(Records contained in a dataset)
▼▼▼
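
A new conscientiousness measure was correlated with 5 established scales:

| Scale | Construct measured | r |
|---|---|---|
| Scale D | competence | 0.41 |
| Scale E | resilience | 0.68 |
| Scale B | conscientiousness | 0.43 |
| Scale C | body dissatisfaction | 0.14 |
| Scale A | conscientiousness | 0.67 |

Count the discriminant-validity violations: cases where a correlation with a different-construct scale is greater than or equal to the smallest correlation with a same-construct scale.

1

Convergent (same construct = conscientiousness): Scale B, Scale A.
Smallest convergent = 0.43. Discriminant values: 0.41, 0.68, 0.14; count ≥ 0.43 → 1.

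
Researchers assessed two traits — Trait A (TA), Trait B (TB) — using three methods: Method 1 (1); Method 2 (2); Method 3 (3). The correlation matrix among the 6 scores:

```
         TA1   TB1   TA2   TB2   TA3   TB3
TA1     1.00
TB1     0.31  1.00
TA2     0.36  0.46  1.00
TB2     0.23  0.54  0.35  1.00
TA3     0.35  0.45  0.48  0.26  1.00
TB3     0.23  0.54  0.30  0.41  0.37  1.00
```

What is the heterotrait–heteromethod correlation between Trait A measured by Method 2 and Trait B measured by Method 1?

Different traits and methods: r(TA2, TB1) = 0.46.

0.46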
▲▲▲
§ PROBLEM DESCRIPTION
Give back, word for word, the lines of the records that run from the one holding "measured | r |" to the very last.

§ EXERCISE ANSWER
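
| Scale | Construct measured | r |
|---|---|---|
| Scale D | competence | 0.41 |
| Scale E | resilience | 0.68 |
| Scale B | conscientiousness | 0.43 |
| Scale C | body dissatisfaction | 0.14 |
| Scale A | conscientiousness | 0.67 |

Count the discriminant-validity violations: cases where a correlation with a different-construct scale is greater than or equal to the smallest correlation with a same-construct scale.

1

Convergent (same construct = conscientiousness): Scale B, Scale A.
Smallest convergent = 0.43. Discriminant values: 0.41, 0.68, 0.14; count ≥ 0.43 → 1.

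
Researchers assessed two traits — Trait A (TA), Trait B (TB) — using three methods: Method 1 (1); Method 2 (2); Method 3 (3). The correlation matrix among the 6 scores:

```
         TA1   TB1   TA2   TB2   TA3   TB3
TA1     1.00
TB1     0.31  1.00
TA2     0.36  0.46  1.00
TB2     0.23  0.54  0.35  1.00
TA3     0.35  0.45  0.48  0.26  1.00
TB3     0.23  0.54  0.30  0.41  0.37  1.00
```

What is the heterotrait–heteromethod correlation between Trait A measured by Method 2 and Trait B measured by Method 1?

Different traits and methods: r(TA2, TB1) = 0.46.

0.46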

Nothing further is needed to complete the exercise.